Stored data
▬▬▬▬▬▬
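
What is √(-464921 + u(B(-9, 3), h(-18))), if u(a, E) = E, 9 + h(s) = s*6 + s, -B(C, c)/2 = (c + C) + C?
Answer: 4*I*√29066 ≈ 681.95*I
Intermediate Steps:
B(C, c) = -4*C - 2*c (B(C, c) = -2*((c + C) + C) = -2*((C + c) + C) = -2*(c + 2*C) = -4*C - 2*c)
h(s) = -9 + 7*s (h(s) = -9 + (s*6 + s) = -9 + (6*s + s) = -9 + 7*s)
√(-464921 + u(B(-9, 3), h(-18))) = √(-464921 + (-9 + 7*(-18))) = √(-464921 + (-9 - 126)) = √(-464921 - 135) = √(-465056) = 4*I*√29066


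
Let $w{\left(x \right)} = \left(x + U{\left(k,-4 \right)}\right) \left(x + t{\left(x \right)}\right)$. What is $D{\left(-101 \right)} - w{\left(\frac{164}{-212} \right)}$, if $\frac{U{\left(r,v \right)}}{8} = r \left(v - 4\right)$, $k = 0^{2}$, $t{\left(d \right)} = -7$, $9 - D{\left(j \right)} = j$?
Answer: $\frac{292098}{2809} \approx 103.99$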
▬▬▬▬▬▬
■ WORK REQUIRED ■
Emit only the final stretch of the records: the line containing "Answer: 4*I*√29066 ≈ 681.95*I" through the end, each line exactly as it stands.

■ EXERCISE RESULT ■
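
Answer: 4*I*√29066 ≈ 681.95*I
Intermediate Steps:
B(C, c) = -4*C - 2*c (B(C, c) = -2*((c + C) + C) = -2*((C + c) + C) = -2*(c + 2*C) = -4*C - 2*c)
h(s) = -9 + 7*s (h(s) = -9 + (s*6 + s) = -9 + (6*s + s) = -9 + 7*s)
√(-464921 + u(B(-9, 3), h(-18))) = √(-464921 + (-9 + 7*(-18))) = √(-464921 + (-9 - 126)) = √(-464921 - 135) = √(-465056) = 4*I*√29066


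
Let $w{\left(x \right)} = \left(x + U{\left(k,-4 \right)}\right) \left(x + t{\left(x \right)}\right)$. What is $D{\left(-101 \right)} - w{\left(\frac{164}{-212} \right)}$, if $\frac{U{\left(r,v \right)}}{8} = r \left(v - 4\right)$, $k = 0^{2}$, $t{\left(d \right)} = -7$, $9 - D{\left(j \right)} = j$?
Answer: $\frac{292098}{2809} \approx 103.99$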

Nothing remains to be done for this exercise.